__Record extracts__:

□ □ □ □

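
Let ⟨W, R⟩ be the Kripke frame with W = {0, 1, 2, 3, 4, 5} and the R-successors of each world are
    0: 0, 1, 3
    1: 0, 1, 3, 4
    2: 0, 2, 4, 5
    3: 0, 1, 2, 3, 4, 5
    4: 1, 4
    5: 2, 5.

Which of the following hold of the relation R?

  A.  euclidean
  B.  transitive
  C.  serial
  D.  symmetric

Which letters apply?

C

(A) not euclidean: 1 R 0 and 1 R 4 but not 0 R 4.
(B) not transitive: 0 R 1 and 1 R 4 but not 0 R 4.
(C) serial: every world has an R-successor.
(D) not symmetric: 2 R 0 but not 0 R 2.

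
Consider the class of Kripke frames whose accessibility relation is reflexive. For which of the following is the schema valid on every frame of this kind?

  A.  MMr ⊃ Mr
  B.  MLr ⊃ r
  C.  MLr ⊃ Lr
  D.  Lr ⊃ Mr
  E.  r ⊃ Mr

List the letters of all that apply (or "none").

D, E

A reflexive relation is serial.
(A) MMr ⊃ Mr is the dual of axiom 4, which corresponds to transitivity. Such an R need not be transitive — not valid.
(B) MLr ⊃ r is the dual of axiom B; it is valid on a frame exactly when R is symmetric. Such an R need not be symmetric, so not valid.
(C) the dual of axiom 5: valid iff R is euclidean. Such an R need not be euclidean — not valid.
(D) axiom D: valid iff R is serial. Every such R is serial — valid.
(E) r ⊃ Mr (the dual of axiom T) characterises the reflexive frames. Every such R is reflexive — valid.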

□ □ □ □

__What this task involves__: Return the full listing, character for character.

__Task result__:
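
Let ⟨W, R⟩ be the Kripke frame with W = {0, 1, 2, 3, 4, 5} and the R-successors of each world are
    0: 0, 1, 3
    1: 0, 1, 3, 4
    2: 0, 2, 4, 5
    3: 0, 1, 2, 3, 4, 5
    4: 1, 4
    5: 2, 5.

Which of the following hold of the relation R?

  A.  euclidean
  B.  transitive
  C.  serial
  D.  symmetric

Which letters apply?

C

(A) not euclidean: 1 R 0 and 1 R 4 but not 0 R 4.
(B) not transitive: 0 R 1 and 1 R 4 but not 0 R 4.
(C) serial: every world has an R-successor.
(D) not symmetric: 2 R 0 but not 0 R 2.

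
Consider the class of Kripke frames whose accessibility relation is reflexive. For which of the following is the schema valid on every frame of this kind?

  A.  MMr ⊃ Mr
  B.  MLr ⊃ r
  C.  MLr ⊃ Lr
  D.  Lr ⊃ Mr
  E.  r ⊃ Mr

List the letters of all that apply (or "none").

D, E

A reflexive relation is serial.
(A) MMr ⊃ Mr is the dual of axiom 4, which corresponds to transitivity. Such an R need not be transitive — not valid.
(B) MLr ⊃ r is the dual of axiom B; it is valid on a frame exactly when R is symmetric. Such an R need not be symmetric, so not valid.
(C) the dual of axiom 5: valid iff R is euclidean. Such an R need not be euclidean — not valid.
(D) axiom D: valid iff R is serial. Every such R is serial — valid.
(E) r ⊃ Mr (the dual of axiom T) characterises the reflexive frames. Every such R is reflexive — valid.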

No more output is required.